***** LISTED ENTRIES *****

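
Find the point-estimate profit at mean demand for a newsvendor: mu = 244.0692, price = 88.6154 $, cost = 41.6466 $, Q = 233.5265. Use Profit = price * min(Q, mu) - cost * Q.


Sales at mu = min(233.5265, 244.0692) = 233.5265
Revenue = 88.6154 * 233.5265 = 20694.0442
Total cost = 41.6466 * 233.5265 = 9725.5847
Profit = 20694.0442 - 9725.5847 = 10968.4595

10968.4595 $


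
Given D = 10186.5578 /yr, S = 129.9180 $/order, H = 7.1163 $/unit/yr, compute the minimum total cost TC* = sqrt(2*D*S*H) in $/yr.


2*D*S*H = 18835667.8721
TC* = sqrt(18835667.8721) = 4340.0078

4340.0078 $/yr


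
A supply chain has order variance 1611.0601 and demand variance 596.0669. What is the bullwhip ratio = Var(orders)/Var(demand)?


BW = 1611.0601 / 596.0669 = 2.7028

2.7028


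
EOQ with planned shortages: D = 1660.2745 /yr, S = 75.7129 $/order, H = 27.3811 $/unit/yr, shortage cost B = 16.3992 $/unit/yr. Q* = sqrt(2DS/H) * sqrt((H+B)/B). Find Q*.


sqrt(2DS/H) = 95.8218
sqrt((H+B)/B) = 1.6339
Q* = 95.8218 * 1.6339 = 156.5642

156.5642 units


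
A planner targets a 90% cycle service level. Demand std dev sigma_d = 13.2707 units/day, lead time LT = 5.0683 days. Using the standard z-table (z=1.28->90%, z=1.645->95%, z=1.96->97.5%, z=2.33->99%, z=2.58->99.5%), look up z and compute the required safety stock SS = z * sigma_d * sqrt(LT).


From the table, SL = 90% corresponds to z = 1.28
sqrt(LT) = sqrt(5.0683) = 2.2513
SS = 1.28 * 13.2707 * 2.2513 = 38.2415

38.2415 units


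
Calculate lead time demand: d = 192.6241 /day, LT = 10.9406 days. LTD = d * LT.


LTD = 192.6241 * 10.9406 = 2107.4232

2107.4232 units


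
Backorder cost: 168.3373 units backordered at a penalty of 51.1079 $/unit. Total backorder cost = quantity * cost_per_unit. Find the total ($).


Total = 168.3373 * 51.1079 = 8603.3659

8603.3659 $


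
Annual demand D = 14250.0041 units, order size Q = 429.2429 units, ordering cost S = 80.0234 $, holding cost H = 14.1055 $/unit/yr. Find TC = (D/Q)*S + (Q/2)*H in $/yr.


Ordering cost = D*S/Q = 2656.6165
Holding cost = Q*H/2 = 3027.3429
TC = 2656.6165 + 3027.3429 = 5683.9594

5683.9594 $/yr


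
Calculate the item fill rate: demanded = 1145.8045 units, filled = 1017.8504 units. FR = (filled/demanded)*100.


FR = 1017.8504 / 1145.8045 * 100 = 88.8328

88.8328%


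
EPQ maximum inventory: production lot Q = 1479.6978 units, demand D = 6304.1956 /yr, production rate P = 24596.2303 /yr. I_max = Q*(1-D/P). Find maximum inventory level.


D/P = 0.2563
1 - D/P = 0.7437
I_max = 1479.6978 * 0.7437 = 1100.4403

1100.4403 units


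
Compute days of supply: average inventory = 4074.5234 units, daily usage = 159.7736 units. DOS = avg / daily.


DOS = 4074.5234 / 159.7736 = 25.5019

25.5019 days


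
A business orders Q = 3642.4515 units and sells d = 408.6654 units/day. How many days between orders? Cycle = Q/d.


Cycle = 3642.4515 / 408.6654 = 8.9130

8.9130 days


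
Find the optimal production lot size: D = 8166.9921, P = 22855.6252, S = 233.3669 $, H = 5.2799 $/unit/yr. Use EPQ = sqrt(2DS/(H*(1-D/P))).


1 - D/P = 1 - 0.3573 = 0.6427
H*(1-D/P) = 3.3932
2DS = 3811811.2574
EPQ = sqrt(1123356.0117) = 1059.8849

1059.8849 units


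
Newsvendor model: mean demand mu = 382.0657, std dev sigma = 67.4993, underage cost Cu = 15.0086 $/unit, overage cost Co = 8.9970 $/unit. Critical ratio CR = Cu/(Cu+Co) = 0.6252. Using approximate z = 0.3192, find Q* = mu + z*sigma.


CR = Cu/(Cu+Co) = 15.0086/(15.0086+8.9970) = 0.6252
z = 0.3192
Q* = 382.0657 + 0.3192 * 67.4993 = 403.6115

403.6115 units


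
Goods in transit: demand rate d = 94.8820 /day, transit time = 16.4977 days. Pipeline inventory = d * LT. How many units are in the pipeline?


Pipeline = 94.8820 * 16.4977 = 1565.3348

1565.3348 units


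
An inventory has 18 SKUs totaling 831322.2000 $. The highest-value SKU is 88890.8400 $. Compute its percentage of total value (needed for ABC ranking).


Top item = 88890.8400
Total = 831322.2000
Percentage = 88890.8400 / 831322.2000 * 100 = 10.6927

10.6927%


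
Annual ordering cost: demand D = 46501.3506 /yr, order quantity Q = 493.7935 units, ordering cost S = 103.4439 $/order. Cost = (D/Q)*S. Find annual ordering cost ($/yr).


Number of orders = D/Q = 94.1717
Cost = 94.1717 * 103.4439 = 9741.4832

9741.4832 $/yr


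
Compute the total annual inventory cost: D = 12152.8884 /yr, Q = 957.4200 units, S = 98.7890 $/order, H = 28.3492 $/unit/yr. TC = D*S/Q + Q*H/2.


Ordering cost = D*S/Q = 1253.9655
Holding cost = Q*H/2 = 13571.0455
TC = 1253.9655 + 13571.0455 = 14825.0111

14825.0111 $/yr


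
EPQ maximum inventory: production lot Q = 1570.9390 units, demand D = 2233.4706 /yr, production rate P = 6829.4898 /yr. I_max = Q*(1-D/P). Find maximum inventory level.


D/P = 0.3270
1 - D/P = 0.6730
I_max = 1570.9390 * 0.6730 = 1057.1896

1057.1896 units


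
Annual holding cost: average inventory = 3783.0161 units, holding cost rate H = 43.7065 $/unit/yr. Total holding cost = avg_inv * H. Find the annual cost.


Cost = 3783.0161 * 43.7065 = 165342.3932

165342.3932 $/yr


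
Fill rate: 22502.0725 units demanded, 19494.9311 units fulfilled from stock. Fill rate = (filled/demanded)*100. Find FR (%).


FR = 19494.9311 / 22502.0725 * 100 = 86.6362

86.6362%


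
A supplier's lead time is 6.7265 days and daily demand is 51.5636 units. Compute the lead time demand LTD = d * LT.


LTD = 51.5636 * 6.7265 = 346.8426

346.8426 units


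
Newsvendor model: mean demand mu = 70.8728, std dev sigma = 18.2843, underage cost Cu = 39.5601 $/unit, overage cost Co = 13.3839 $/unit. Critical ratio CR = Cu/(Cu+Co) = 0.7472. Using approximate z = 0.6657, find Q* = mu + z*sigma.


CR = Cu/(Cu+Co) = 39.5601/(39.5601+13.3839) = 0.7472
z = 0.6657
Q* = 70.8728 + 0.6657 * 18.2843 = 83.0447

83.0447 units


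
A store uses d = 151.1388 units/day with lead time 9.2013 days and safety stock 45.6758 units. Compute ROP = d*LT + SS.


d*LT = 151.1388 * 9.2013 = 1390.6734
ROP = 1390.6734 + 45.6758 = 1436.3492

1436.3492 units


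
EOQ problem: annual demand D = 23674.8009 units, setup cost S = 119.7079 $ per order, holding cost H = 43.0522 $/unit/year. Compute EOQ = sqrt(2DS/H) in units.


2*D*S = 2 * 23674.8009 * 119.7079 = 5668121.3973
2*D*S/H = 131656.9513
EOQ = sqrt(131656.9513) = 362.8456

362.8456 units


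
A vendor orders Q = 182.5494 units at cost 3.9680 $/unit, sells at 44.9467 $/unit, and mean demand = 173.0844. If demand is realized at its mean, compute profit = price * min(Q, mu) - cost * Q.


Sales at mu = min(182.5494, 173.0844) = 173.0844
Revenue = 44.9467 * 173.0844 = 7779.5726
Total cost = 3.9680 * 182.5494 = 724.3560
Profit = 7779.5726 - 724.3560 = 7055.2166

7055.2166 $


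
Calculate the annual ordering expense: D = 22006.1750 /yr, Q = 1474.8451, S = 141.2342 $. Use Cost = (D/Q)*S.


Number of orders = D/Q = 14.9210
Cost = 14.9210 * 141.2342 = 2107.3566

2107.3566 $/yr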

*****

Repeat the line containing "Newsvendor model: mean demand mu = 70.8728, std" and all subsequent lines through the final line of the data, exactly and with no others.

■ **COMPLETED EXERCISE**:
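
Newsvendor model: mean demand mu = 70.8728, std dev sigma = 18.2843, underage cost Cu = 39.5601 $/unit, overage cost Co = 13.3839 $/unit. Critical ratio CR = Cu/(Cu+Co) = 0.7472. Using approximate z = 0.6657, find Q* = mu + z*sigma.


CR = Cu/(Cu+Co) = 39.5601/(39.5601+13.3839) = 0.7472
z = 0.6657
Q* = 70.8728 + 0.6657 * 18.2843 = 83.0447

83.0447 units


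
A store uses d = 151.1388 units/day with lead time 9.2013 days and safety stock 45.6758 units. Compute ROP = d*LT + SS.


d*LT = 151.1388 * 9.2013 = 1390.6734
ROP = 1390.6734 + 45.6758 = 1436.3492

1436.3492 units


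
EOQ problem: annual demand D = 23674.8009 units, setup cost S = 119.7079 $ per order, holding cost H = 43.0522 $/unit/year. Compute EOQ = sqrt(2DS/H) in units.


2*D*S = 2 * 23674.8009 * 119.7079 = 5668121.3973
2*D*S/H = 131656.9513
EOQ = sqrt(131656.9513) = 362.8456

362.8456 units


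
A vendor orders Q = 182.5494 units at cost 3.9680 $/unit, sells at 44.9467 $/unit, and mean demand = 173.0844. If demand is realized at its mean, compute profit = price * min(Q, mu) - cost * Q.


Sales at mu = min(182.5494, 173.0844) = 173.0844
Revenue = 44.9467 * 173.0844 = 7779.5726
Total cost = 3.9680 * 182.5494 = 724.3560
Profit = 7779.5726 - 724.3560 = 7055.2166

7055.2166 $


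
Calculate the annual ordering expense: D = 22006.1750 /yr, Q = 1474.8451, S = 141.2342 $. Use Cost = (D/Q)*S.


Number of orders = D/Q = 14.9210
Cost = 14.9210 * 141.2342 = 2107.3566

2107.3566 $/yr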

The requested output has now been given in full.